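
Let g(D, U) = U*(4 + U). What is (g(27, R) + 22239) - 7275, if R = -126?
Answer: 30336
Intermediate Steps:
(g(27, R) + 22239) - 7275 = (-126*(4 - 126) + 22239) - 7275 = (-126*(-122) + 22239) - 7275 = (15372 + 22239) - 7275 = 37611 - 7275 = 30336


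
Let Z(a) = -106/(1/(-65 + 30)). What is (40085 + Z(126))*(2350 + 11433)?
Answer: 603626485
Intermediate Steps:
Z(a) = 3710 (Z(a) = -106/(1/(-35)) = -106/(-1/35) = -106*(-35) = 3710)
(40085 + Z(126))*(2350 + 11433) = (40085 + 3710)*(2350 + 11433) = 43795*13783 = 603626485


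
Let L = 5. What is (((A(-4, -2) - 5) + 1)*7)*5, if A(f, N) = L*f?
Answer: -840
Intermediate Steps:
A(f, N) = 5*f
(((A(-4, -2) - 5) + 1)*7)*5 = (((5*(-4) - 5) + 1)*7)*5 = (((-20 - 5) + 1)*7)*5 = ((-25 + 1)*7)*5 = -24*7*5 = -168*5 = -840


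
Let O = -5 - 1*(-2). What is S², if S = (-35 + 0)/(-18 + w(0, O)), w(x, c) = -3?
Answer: 25/9 ≈ 2.7778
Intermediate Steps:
O = -3 (O = -5 + 2 = -3)
S = 5/3 (S = (-35 + 0)/(-18 - 3) = -35/(-21) = -35*(-1/21) = 5/3 ≈ 1.6667)
S² = (5/3)² = 25/9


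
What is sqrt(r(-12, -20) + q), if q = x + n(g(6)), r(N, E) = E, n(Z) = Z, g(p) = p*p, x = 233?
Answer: sqrt(249) ≈ 15.780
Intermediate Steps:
g(p) = p**2
q = 269 (q = 233 + 6**2 = 233 + 36 = 269)
sqrt(r(-12, -20) + q) = sqrt(-20 + 269) = sqrt(249)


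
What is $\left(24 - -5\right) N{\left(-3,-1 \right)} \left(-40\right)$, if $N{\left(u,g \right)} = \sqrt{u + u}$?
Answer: $- 1160 i \sqrt{6} \approx - 2841.4 i$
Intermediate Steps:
$N{\left(u,g \right)} = \sqrt{2} \sqrt{u}$ ($N{\left(u,g \right)} = \sqrt{2 u} = \sqrt{2} \sqrt{u}$)
$\left(24 - -5\right) N{\left(-3,-1 \right)} \left(-40\right) = \left(24 - -5\right) \sqrt{2} \sqrt{-3} \left(-40\right) = \left(24 + 5\right) \sqrt{2} i \sqrt{3} \left(-40\right) = 29 i \sqrt{6} \left(-40\right) = - 1160 i \sqrt{6}$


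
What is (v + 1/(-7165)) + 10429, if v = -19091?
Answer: -62063231/7165 ≈ -8662.0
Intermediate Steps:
(v + 1/(-7165)) + 10429 = (-19091 + 1/(-7165)) + 10429 = (-19091 - 1/7165) + 10429 = -136787016/7165 + 10429 = -62063231/7165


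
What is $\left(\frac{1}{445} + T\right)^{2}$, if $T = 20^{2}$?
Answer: $\frac{31684356001}{198025} \approx 1.6 \cdot 10^{5}$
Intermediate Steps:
$T = 400$
$\left(\frac{1}{445} + T\right)^{2} = \left(\frac{1}{445} + 400\right)^{2} = \left(\frac{178001}{445}\right)^{2} = \frac{31684356001}{198025}$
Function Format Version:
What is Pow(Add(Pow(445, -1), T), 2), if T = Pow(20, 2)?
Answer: Rational(31684356001, 198025) ≈ 1.6000e+5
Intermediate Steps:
T = 400
Pow(Add(Pow(445, -1), T), 2) = Pow(Add(Pow(445, -1), 400), 2) = Pow(Add(Rational(1, 445), 400), 2) = Pow(Rational(178001, 445), 2) = Rational(31684356001, 198025)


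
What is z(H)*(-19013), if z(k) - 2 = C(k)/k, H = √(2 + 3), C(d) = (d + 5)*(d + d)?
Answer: -228156 - 38026*√5 ≈ -3.1318e+5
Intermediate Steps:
C(d) = 2*d*(5 + d) (C(d) = (5 + d)*(2*d) = 2*d*(5 + d))
H = √5 ≈ 2.2361
z(k) = 12 + 2*k (z(k) = 2 + (2*k*(5 + k))/k = 2 + (10 + 2*k) = 12 + 2*k)
z(H)*(-19013) = (12 + 2*√5)*(-19013) = -228156 - 38026*√5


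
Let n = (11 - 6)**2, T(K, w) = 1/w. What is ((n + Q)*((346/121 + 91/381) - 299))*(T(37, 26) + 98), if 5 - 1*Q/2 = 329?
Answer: 10831425586387/599313 ≈ 1.8073e+7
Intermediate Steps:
Q = -648 (Q = 10 - 2*329 = 10 - 658 = -648)
n = 25 (n = 5**2 = 25)
((n + Q)*((346/121 + 91/381) - 299))*(T(37, 26) + 98) = ((25 - 648)*((346/121 + 91/381) - 299))*(1/26 + 98) = (-623*((346*(1/121) + 91*(1/381)) - 299))*(1/26 + 98) = -623*((346/121 + 91/381) - 299)*(2549/26) = -623*(142837/46101 - 299)*(2549/26) = -623*(-13641362/46101)*(2549/26) = (8498568526/46101)*(2549/26) = 10831425586387/599313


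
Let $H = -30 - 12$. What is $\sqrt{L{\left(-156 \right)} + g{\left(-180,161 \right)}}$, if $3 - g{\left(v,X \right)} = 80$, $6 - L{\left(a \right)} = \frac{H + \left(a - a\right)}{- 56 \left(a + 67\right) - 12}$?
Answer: $\frac{i \sqrt{438741710}}{2486} \approx 8.4256 i$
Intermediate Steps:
$H = -42$ ($H = -30 - 12 = -42$)
$L{\left(a \right)} = 6 + \frac{42}{-3764 - 56 a}$ ($L{\left(a \right)} = 6 - \frac{-42 + \left(a - a\right)}{- 56 \left(a + 67\right) - 12} = 6 - \frac{-42 + 0}{- 56 \left(67 + a\right) - 12} = 6 - - \frac{42}{\left(-3752 - 56 a\right) - 12} = 6 - - \frac{42}{-3764 - 56 a} = 6 + \frac{42}{-3764 - 56 a}$)
$g{\left(v,X \right)} = -77$ ($g{\left(v,X \right)} = 3 - 80 = -77$)
$\sqrt{L{\left(-156 \right)} + g{\left(-180,161 \right)}} = \sqrt{\frac{3 \left(3757 + 56 \left(-156\right)\right)}{2 \left(941 + 14 \left(-156\right)\right)} - 77} = \sqrt{\frac{3 \left(3757 - 8736\right)}{2 \left(941 - 2184\right)} - 77} = \sqrt{\frac{3}{2} \frac{1}{-1243} \left(-4979\right) - 77} = \sqrt{\frac{3}{2} \left(- \frac{1}{1243}\right) \left(-4979\right) - 77} = \sqrt{\frac{14937}{2486} - 77} = \sqrt{- \frac{176485}{2486}} = \frac{i \sqrt{438741710}}{2486}$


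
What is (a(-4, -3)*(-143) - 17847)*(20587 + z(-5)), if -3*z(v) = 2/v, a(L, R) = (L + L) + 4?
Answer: -1066928185/3 ≈ -3.5564e+8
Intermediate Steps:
a(L, R) = 4 + 2*L (a(L, R) = 2*L + 4 = 4 + 2*L)
z(v) = -2/(3*v)
(a(-4, -3)*(-143) - 17847)*(20587 + z(-5)) = ((4 + 2*(-4))*(-143) - 17847)*(20587 - ⅔/(-5)) = ((4 - 8)*(-143) - 17847)*(20587 - ⅔*(-⅕)) = (-4*(-143) - 17847)*(20587 + 2/15) = (572 - 17847)*(308807/15) = -17275*308807/15 = -1066928185/3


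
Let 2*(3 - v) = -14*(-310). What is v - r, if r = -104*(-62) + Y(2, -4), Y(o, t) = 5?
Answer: -8620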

※

• **What you are asked to do**
Repeat the entire listing above, keeping every line exactly the same.

• **Reply**
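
Let g(D, U) = U*(4 + U). What is (g(27, R) + 22239) - 7275, if R = -126?
Answer: 30336
Intermediate Steps:
(g(27, R) + 22239) - 7275 = (-126*(4 - 126) + 22239) - 7275 = (-126*(-122) + 22239) - 7275 = (15372 + 22239) - 7275 = 37611 - 7275 = 30336


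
Let Z(a) = -106/(1/(-65 + 30)). What is (40085 + Z(126))*(2350 + 11433)?
Answer: 603626485
Intermediate Steps:
Z(a) = 3710 (Z(a) = -106/(1/(-35)) = -106/(-1/35) = -106*(-35) = 3710)
(40085 + Z(126))*(2350 + 11433) = (40085 + 3710)*(2350 + 11433) = 43795*13783 = 603626485


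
Let L = 5. What is (((A(-4, -2) - 5) + 1)*7)*5, if A(f, N) = L*f?
Answer: -840
Intermediate Steps:
A(f, N) = 5*f
(((A(-4, -2) - 5) + 1)*7)*5 = (((5*(-4) - 5) + 1)*7)*5 = (((-20 - 5) + 1)*7)*5 = ((-25 + 1)*7)*5 = -24*7*5 = -168*5 = -840


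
Let O = -5 - 1*(-2). What is S², if S = (-35 + 0)/(-18 + w(0, O)), w(x, c) = -3?
Answer: 25/9 ≈ 2.7778
Intermediate Steps:
O = -3 (O = -5 + 2 = -3)
S = 5/3 (S = (-35 + 0)/(-18 - 3) = -35/(-21) = -35*(-1/21) = 5/3 ≈ 1.6667)
S² = (5/3)² = 25/9


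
What is sqrt(r(-12, -20) + q), if q = x + n(g(6)), r(N, E) = E, n(Z) = Z, g(p) = p*p, x = 233?
Answer: sqrt(249) ≈ 15.780
Intermediate Steps:
g(p) = p**2
q = 269 (q = 233 + 6**2 = 233 + 36 = 269)
sqrt(r(-12, -20) + q) = sqrt(-20 + 269) = sqrt(249)


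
What is $\left(24 - -5\right) N{\left(-3,-1 \right)} \left(-40\right)$, if $N{\left(u,g \right)} = \sqrt{u + u}$?
Answer: $- 1160 i \sqrt{6} \approx - 2841.4 i$
Intermediate Steps:
$N{\left(u,g \right)} = \sqrt{2} \sqrt{u}$ ($N{\left(u,g \right)} = \sqrt{2 u} = \sqrt{2} \sqrt{u}$)
$\left(24 - -5\right) N{\left(-3,-1 \right)} \left(-40\right) = \left(24 - -5\right) \sqrt{2} \sqrt{-3} \left(-40\right) = \left(24 + 5\right) \sqrt{2} i \sqrt{3} \left(-40\right) = 29 i \sqrt{6} \left(-40\right) = - 1160 i \sqrt{6}$


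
What is (v + 1/(-7165)) + 10429, if v = -19091?
Answer: -62063231/7165 ≈ -8662.0
Intermediate Steps:
(v + 1/(-7165)) + 10429 = (-19091 + 1/(-7165)) + 10429 = (-19091 - 1/7165) + 10429 = -136787016/7165 + 10429 = -62063231/7165


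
What is $\left(\frac{1}{445} + T\right)^{2}$, if $T = 20^{2}$?
Answer: $\frac{31684356001}{198025} \approx 1.6 \cdot 10^{5}$
Intermediate Steps:
$T = 400$
$\left(\frac{1}{445} + T\right)^{2} = \left(\frac{1}{445} + 400\right)^{2} = \left(\frac{178001}{445}\right)^{2} = \frac{31684356001}{198025}$
Function Format Version:
What is Pow(Add(Pow(445, -1), T), 2), if T = Pow(20, 2)?
Answer: Rational(31684356001, 198025) ≈ 1.6000e+5
Intermediate Steps:
T = 400
Pow(Add(Pow(445, -1), T), 2) = Pow(Add(Pow(445, -1), 400), 2) = Pow(Add(Rational(1, 445), 400), 2) = Pow(Rational(178001, 445), 2) = Rational(31684356001, 198025)


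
What is z(H)*(-19013), if z(k) - 2 = C(k)/k, H = √(2 + 3), C(d) = (d + 5)*(d + d)?
Answer: -228156 - 38026*√5 ≈ -3.1318e+5
Intermediate Steps:
C(d) = 2*d*(5 + d) (C(d) = (5 + d)*(2*d) = 2*d*(5 + d))
H = √5 ≈ 2.2361
z(k) = 12 + 2*k (z(k) = 2 + (2*k*(5 + k))/k = 2 + (10 + 2*k) = 12 + 2*k)
z(H)*(-19013) = (12 + 2*√5)*(-19013) = -228156 - 38026*√5


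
Let n = (11 - 6)**2, T(K, w) = 1/w. What is ((n + Q)*((346/121 + 91/381) - 299))*(T(37, 26) + 98), if 5 - 1*Q/2 = 329?
Answer: 10831425586387/599313 ≈ 1.8073e+7
Intermediate Steps:
Q = -648 (Q = 10 - 2*329 = 10 - 658 = -648)
n = 25 (n = 5**2 = 25)
((n + Q)*((346/121 + 91/381) - 299))*(T(37, 26) + 98) = ((25 - 648)*((346/121 + 91/381) - 299))*(1/26 + 98) = (-623*((346*(1/121) + 91*(1/381)) - 299))*(1/26 + 98) = -623*((346/121 + 91/381) - 299)*(2549/26) = -623*(142837/46101 - 299)*(2549/26) = -623*(-13641362/46101)*(2549/26) = (8498568526/46101)*(2549/26) = 10831425586387/599313


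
Let $H = -30 - 12$. What is $\sqrt{L{\left(-156 \right)} + g{\left(-180,161 \right)}}$, if $3 - g{\left(v,X \right)} = 80$, $6 - L{\left(a \right)} = \frac{H + \left(a - a\right)}{- 56 \left(a + 67\right) - 12}$?
Answer: $\frac{i \sqrt{438741710}}{2486} \approx 8.4256 i$
Intermediate Steps:
$H = -42$ ($H = -30 - 12 = -42$)
$L{\left(a \right)} = 6 + \frac{42}{-3764 - 56 a}$ ($L{\left(a \right)} = 6 - \frac{-42 + \left(a - a\right)}{- 56 \left(a + 67\right) - 12} = 6 - \frac{-42 + 0}{- 56 \left(67 + a\right) - 12} = 6 - - \frac{42}{\left(-3752 - 56 a\right) - 12} = 6 - - \frac{42}{-3764 - 56 a} = 6 + \frac{42}{-3764 - 56 a}$)
$g{\left(v,X \right)} = -77$ ($g{\left(v,X \right)} = 3 - 80 = -77$)
$\sqrt{L{\left(-156 \right)} + g{\left(-180,161 \right)}} = \sqrt{\frac{3 \left(3757 + 56 \left(-156\right)\right)}{2 \left(941 + 14 \left(-156\right)\right)} - 77} = \sqrt{\frac{3 \left(3757 - 8736\right)}{2 \left(941 - 2184\right)} - 77} = \sqrt{\frac{3}{2} \frac{1}{-1243} \left(-4979\right) - 77} = \sqrt{\frac{3}{2} \left(- \frac{1}{1243}\right) \left(-4979\right) - 77} = \sqrt{\frac{14937}{2486} - 77} = \sqrt{- \frac{176485}{2486}} = \frac{i \sqrt{438741710}}{2486}$


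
What is (a(-4, -3)*(-143) - 17847)*(20587 + z(-5)), if -3*z(v) = 2/v, a(L, R) = (L + L) + 4?
Answer: -1066928185/3 ≈ -3.5564e+8
Intermediate Steps:
a(L, R) = 4 + 2*L (a(L, R) = 2*L + 4 = 4 + 2*L)
z(v) = -2/(3*v)
(a(-4, -3)*(-143) - 17847)*(20587 + z(-5)) = ((4 + 2*(-4))*(-143) - 17847)*(20587 - ⅔/(-5)) = ((4 - 8)*(-143) - 17847)*(20587 - ⅔*(-⅕)) = (-4*(-143) - 17847)*(20587 + 2/15) = (572 - 17847)*(308807/15) = -17275*308807/15 = -1066928185/3


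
Let 2*(3 - v) = -14*(-310). What is v - r, if r = -104*(-62) + Y(2, -4), Y(o, t) = 5?
Answer: -8620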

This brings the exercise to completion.